*** The data Section Begins ***

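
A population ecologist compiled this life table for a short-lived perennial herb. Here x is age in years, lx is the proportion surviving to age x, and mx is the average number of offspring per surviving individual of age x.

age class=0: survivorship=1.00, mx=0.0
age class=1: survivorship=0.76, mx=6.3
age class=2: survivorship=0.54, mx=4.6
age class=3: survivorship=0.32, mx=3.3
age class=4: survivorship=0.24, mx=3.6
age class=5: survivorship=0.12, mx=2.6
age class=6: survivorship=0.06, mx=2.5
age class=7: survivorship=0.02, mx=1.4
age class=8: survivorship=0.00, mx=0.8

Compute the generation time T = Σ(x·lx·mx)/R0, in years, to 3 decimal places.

lx·mx: 0, 4.788, 2.484, 1.056, 0.864, 0.312, 0.15, 0.028, 0 → R0 = 9.682
x·lx·mx: 0, 4.788, 4.968, 3.168, 3.456, 1.56, 0.9, 0.196, 0 → Σ = 19.036
T = 19.036 / 9.682 = 1.966123… → 1.966

1.966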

*** The data Section Ends ***

Requirement: Give the data again in full, keeping every line as it was.

Answer to the exercise:
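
A population ecologist compiled this life table for a short-lived perennial herb. Here x is age in years, lx is the proportion surviving to age x, and mx is the average number of offspring per surviving individual of age x.

age class=0: survivorship=1.00, mx=0.0
age class=1: survivorship=0.76, mx=6.3
age class=2: survivorship=0.54, mx=4.6
age class=3: survivorship=0.32, mx=3.3
age class=4: survivorship=0.24, mx=3.6
age class=5: survivorship=0.12, mx=2.6
age class=6: survivorship=0.06, mx=2.5
age class=7: survivorship=0.02, mx=1.4
age class=8: survivorship=0.00, mx=0.8

Compute the generation time T = Σ(x·lx·mx)/R0, in years, to 3 decimal places.

lx·mx: 0, 4.788, 2.484, 1.056, 0.864, 0.312, 0.15, 0.028, 0 → R0 = 9.682
x·lx·mx: 0, 4.788, 4.968, 3.168, 3.456, 1.56, 0.9, 0.196, 0 → Σ = 19.036
T = 19.036 / 9.682 = 1.966123… → 1.966

1.966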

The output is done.